Start of STORED DATA

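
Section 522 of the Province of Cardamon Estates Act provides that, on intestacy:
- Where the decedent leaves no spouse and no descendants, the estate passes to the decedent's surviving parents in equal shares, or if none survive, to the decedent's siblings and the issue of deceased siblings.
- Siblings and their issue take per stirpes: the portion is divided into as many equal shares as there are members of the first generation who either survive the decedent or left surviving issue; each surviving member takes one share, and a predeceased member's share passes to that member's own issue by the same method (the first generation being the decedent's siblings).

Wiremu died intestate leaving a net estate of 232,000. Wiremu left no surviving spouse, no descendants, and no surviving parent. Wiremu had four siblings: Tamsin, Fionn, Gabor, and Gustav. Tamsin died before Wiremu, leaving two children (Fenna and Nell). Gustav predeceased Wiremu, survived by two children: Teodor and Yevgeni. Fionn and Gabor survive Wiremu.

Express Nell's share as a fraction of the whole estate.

The entire 232,000 passes to the siblings and their issue.
That amount (232,000) is divided into 4 shares of 58,000: Fionn and Gabor each take 58,000; Tamsin's 58,000 share passes to Tamsin's issue; Gustav's 58,000 share passes to Gustav's issue.
Tamsin's share (58,000) is divided into 2 shares of 29,000: Fenna and Nell each take 29,000.
Gustav's share (58,000) is divided into 2 shares of 29,000: Teodor and Yevgeni each take 29,000.

Nell receives 1/8 of the estate.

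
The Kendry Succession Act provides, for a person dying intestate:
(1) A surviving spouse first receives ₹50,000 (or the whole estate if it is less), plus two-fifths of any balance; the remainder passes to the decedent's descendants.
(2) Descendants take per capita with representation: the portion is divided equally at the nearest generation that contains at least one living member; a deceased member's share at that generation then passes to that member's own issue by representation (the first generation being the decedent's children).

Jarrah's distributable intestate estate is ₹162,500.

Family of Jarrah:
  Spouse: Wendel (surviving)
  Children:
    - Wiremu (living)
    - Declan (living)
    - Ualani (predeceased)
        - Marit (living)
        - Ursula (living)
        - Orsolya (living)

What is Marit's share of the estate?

Wendel first takes ₹50,000, leaving a balance of ₹112,500. Wendel then takes two-fifths of the balance (₹45,000), for a total of ₹95,000. The remaining ₹67,500 passes to the descendants.
The descendants' portion (₹67,500) is divided into 3 shares of ₹22,500: Wiremu and Declan each take ₹22,500; Ualani's ₹22,500 share passes to Ualani's issue.
Ualani's share (₹22,500) is divided into 3 shares of ₹7,500: Marit, Ursula, and Orsolya each take ₹7,500.

Marit receives ₹7,500.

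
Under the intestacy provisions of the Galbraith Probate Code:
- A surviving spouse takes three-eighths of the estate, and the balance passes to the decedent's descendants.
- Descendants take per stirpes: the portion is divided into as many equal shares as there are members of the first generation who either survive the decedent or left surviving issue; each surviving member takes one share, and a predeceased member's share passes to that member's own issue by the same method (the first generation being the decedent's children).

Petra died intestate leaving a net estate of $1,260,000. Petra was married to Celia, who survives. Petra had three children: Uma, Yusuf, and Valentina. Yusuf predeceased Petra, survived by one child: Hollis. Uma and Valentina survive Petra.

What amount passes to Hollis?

Hollis receives $262,500.

Celia takes three-eighths of $1,260,000 = $472,500. The remaining $787,500 passes to the descendants.
The descendants' portion ($787,500) is divided into 3 shares of $262,500: Uma and Valentina each take $262,500; Yusuf's $262,500 share passes to Yusuf's issue.
Yusuf's share ($262,500) passes entirely to Hollis.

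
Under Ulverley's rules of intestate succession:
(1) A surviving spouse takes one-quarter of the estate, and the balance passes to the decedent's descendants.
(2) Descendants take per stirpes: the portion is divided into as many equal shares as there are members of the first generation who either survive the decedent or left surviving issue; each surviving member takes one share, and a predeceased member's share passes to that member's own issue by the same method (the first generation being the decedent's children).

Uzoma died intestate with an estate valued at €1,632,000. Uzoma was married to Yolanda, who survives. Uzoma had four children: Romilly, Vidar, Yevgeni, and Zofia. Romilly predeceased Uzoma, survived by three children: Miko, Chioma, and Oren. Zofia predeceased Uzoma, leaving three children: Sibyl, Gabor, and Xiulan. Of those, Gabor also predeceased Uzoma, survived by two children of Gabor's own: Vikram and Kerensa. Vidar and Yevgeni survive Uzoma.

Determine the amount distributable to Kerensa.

Yolanda takes one-quarter of €1,632,000 = €408,000. The remaining €1,224,000 passes to the descendants.
The descendants' portion (€1,224,000) is divided into 4 shares of €306,000: Vidar and Yevgeni each take €306,000; Romilly's €306,000 share passes to Romilly's issue; Zofia's €306,000 share passes to Zofia's issue.
Romilly's share (€306,000) is divided into 3 shares of €102,000: Miko, Chioma, and Oren each take €102,000.
Zofia's share (€306,000) is divided into 3 shares of €102,000: Sibyl and Xiulan each take €102,000; Gabor's €102,000 share passes to Gabor's issue.
Gabor's share (€102,000) is divided into 2 shares of €51,000: Vikram and Kerensa each take €51,000.

Kerensa receives €51,000.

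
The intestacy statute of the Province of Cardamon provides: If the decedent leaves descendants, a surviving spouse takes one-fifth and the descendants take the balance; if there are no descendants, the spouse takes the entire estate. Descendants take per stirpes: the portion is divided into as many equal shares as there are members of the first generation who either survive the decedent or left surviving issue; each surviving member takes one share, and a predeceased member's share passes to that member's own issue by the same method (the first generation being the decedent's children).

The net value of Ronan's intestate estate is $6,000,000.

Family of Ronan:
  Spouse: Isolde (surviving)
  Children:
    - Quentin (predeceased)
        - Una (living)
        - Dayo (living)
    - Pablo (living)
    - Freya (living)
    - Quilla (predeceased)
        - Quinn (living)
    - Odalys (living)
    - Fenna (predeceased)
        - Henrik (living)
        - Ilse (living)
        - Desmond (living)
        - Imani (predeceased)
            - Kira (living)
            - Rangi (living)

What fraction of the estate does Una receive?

Una receives 1/15 of the estate.

Isolde takes one-fifth of $6,000,000 = $1,200,000. The remaining $4,800,000 passes to the descendants.
The descendants' portion ($4,800,000) is divided into 6 shares of $800,000: Pablo, Freya, and Odalys each take $800,000; Quentin's $800,000 share passes to Quentin's issue; Quilla's $800,000 share passes to Quilla's issue; Fenna's $800,000 share passes to Fenna's issue.
Quentin's share ($800,000) is divided into 2 shares of $400,000: Una and Dayo each take $400,000.
Quilla's share ($800,000) passes entirely to Quinn.
Fenna's share ($800,000) is divided into 4 shares of $200,000: Henrik, Ilse, and Desmond each take $200,000; Imani's $200,000 share passes to Imani's issue.
Imani's share ($200,000) is divided into 2 shares of $100,000: Kira and Rangi each take $100,000.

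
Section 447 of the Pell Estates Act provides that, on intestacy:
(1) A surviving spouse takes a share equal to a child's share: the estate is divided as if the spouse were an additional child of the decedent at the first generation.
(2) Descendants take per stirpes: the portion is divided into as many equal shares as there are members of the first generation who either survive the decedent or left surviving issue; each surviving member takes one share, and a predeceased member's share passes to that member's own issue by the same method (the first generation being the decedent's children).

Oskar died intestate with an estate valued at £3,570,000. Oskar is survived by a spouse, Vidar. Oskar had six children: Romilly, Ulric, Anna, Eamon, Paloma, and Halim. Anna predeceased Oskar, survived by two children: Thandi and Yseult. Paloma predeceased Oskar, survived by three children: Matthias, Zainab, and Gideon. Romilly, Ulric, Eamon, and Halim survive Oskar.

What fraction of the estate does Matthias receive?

The spouse counts as an additional share at the children's level, so there are 7 primary shares of £510,000. Vidar takes one such share (£510,000).
The children's combined portion (£3,060,000) is divided into 6 shares of £510,000: Romilly, Ulric, Eamon, and Halim each take £510,000; Anna's £510,000 share passes to Anna's issue; Paloma's £510,000 share passes to Paloma's issue.
Anna's share (£510,000) is divided into 2 shares of £255,000: Thandi and Yseult each take £255,000.
Paloma's share (£510,000) is divided into 3 shares of £170,000: Matthias, Zainab, and Gideon each take £170,000.

Matthias receives 1/21 of the estate.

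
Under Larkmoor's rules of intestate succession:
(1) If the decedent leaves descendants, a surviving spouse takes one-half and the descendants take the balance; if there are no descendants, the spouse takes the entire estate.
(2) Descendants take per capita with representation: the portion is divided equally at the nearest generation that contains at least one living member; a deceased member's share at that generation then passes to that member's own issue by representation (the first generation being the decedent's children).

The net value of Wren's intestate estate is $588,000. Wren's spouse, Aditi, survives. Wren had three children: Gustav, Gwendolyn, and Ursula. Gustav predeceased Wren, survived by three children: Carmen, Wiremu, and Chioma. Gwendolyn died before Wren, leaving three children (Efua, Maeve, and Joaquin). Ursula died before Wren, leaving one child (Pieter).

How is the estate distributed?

Aditi takes one-half of $588,000 = $294,000. The remaining $294,000 passes to the descendants.
No child survives, so the initial division is made at the grandchildren's generation.
The descendants' portion ($294,000) is divided into 7 shares of $42,000: Carmen, Wiremu, Chioma, Efua, Maeve, Joaquin, and Pieter each take $42,000.

Aditi: $294,000; Carmen: $42,000; Wiremu: $42,000; Chioma: $42,000; Efua: $42,000; Maeve: $42,000; Joaquin: $42,000; Pieter: $42,000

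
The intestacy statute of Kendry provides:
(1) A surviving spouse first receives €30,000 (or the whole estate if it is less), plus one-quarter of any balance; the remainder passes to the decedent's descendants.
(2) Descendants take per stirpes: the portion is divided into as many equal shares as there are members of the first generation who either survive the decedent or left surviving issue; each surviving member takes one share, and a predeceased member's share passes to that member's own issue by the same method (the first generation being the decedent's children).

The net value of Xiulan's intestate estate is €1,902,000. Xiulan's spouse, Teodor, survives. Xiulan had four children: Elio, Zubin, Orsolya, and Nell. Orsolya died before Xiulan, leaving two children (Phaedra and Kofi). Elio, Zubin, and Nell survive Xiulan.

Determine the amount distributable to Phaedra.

Phaedra receives €175,500.

Teodor first takes €30,000, leaving a balance of €1,872,000. Teodor then takes one-quarter of the balance (€468,000), for a total of €498,000. The remaining €1,404,000 passes to the descendants.
The descendants' portion (€1,404,000) is divided into 4 shares of €351,000: Elio, Zubin, and Nell each take €351,000; Orsolya's €351,000 share passes to Orsolya's issue.
Orsolya's share (€351,000) is divided into 2 shares of €175,500: Phaedra and Kofi each take €175,500.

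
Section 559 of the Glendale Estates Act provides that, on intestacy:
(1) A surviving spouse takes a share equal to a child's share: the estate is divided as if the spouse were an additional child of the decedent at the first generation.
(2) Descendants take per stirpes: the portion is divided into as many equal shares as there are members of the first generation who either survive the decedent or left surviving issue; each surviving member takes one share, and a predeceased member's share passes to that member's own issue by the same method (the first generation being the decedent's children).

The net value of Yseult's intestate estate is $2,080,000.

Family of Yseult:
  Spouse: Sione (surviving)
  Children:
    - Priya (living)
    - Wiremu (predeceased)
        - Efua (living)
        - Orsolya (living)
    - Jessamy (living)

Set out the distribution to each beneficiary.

The spouse counts as an additional share at the children's level, so there are 4 primary shares of $520,000. Sione takes one such share ($520,000).
The children's combined portion ($1,560,000) is divided into 3 shares of $520,000: Priya and Jessamy each take $520,000; Wiremu's $520,000 share passes to Wiremu's issue.
Wiremu's share ($520,000) is divided into 2 shares of $260,000: Efua and Orsolya each take $260,000.

Sione: $520,000; Priya: $520,000; Efua: $260,000; Orsolya: $260,000; Jessamy: $520,000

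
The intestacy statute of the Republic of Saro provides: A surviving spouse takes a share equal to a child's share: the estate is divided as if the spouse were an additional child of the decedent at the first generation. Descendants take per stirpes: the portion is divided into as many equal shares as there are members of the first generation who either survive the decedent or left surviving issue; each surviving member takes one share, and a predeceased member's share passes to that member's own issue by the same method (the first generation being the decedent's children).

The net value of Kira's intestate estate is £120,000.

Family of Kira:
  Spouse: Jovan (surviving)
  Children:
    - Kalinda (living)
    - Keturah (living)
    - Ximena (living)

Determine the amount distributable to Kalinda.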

End of STORED DATA

- _AIM OF THE EXERCISE_:
Please print the records above exactly from their first line. End with the line containing "Wiremu died intestate", and include it.

- _RESPONSE BELOW_:
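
Section 522 of the Province of Cardamon Estates Act provides that, on intestacy:
- Where the decedent leaves no spouse and no descendants, the estate passes to the decedent's surviving parents in equal shares, or if none survive, to the decedent's siblings and the issue of deceased siblings.
- Siblings and their issue take per stirpes: the portion is divided into as many equal shares as there are members of the first generation who either survive the decedent or left surviving issue; each surviving member takes one share, and a predeceased member's share passes to that member's own issue by the same method (the first generation being the decedent's siblings).

Wiremu died intestate leaving a net estate of 232,000. Wiremu left no surviving spouse, no descendants, and no surviving parent. Wiremu had four siblings: Tamsin, Fionn, Gabor, and Gustav. Tamsin died before Wiremu, leaving two children (Fenna and Nell). Gustav predeceased Wiremu, survived by two children: Teodor and Yevgeni. Fionn and Gabor survive Wiremu.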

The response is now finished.